Activity →
Write exactly, with no line omitted or added, the span beginning at the line that holds "1. P1 pit 4" and ending at the last line of the records.

(Saved entries)
*-*-*
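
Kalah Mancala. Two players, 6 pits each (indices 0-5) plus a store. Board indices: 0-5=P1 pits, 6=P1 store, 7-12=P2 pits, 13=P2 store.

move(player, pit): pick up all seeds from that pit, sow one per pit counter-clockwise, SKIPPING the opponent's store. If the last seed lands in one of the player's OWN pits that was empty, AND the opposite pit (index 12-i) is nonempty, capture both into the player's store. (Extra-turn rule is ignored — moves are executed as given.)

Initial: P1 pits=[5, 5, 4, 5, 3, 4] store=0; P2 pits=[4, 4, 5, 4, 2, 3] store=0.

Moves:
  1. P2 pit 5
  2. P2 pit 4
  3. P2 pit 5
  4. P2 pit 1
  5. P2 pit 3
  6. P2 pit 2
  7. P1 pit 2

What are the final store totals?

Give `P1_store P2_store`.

Move 1: P2 pit5 -> P1=[6,6,4,5,3,4](0) P2=[4,4,5,4,2,0](1)
Move 2: P2 pit4 -> P1=[6,6,4,5,3,4](0) P2=[4,4,5,4,0,1](2)
Move 3: P2 pit5 -> P1=[6,6,4,5,3,4](0) P2=[4,4,5,4,0,0](3)
Move 4: P2 pit1 -> P1=[0,6,4,5,3,4](0) P2=[4,0,6,5,1,0](10)
Move 5: P2 pit3 -> P1=[1,7,4,5,3,4](0) P2=[4,0,6,0,2,1](11)
Move 6: P2 pit2 -> P1=[2,8,4,5,3,4](0) P2=[4,0,0,1,3,2](12)
Move 7: P1 pit2 -> P1=[2,8,0,6,4,5](1) P2=[4,0,0,1,3,2](12)

Answer: 1 12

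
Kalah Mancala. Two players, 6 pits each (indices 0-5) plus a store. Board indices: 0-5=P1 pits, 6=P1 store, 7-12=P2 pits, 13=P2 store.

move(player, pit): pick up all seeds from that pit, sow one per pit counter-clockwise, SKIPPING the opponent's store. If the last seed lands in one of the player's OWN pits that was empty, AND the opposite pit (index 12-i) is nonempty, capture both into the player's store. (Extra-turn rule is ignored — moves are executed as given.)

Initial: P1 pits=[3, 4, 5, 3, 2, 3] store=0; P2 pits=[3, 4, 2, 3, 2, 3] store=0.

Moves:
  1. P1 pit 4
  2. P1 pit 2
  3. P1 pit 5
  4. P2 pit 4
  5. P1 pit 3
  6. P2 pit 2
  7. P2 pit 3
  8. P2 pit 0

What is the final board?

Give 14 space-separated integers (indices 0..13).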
*-*-*
Solution to the exercise →
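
  1. P1 pit 4
  2. P1 pit 2
  3. P1 pit 5
  4. P2 pit 4
  5. P1 pit 3
  6. P2 pit 2
  7. P2 pit 3
  8. P2 pit 0

What is the final board?

Give 14 space-separated integers (indices 0..13).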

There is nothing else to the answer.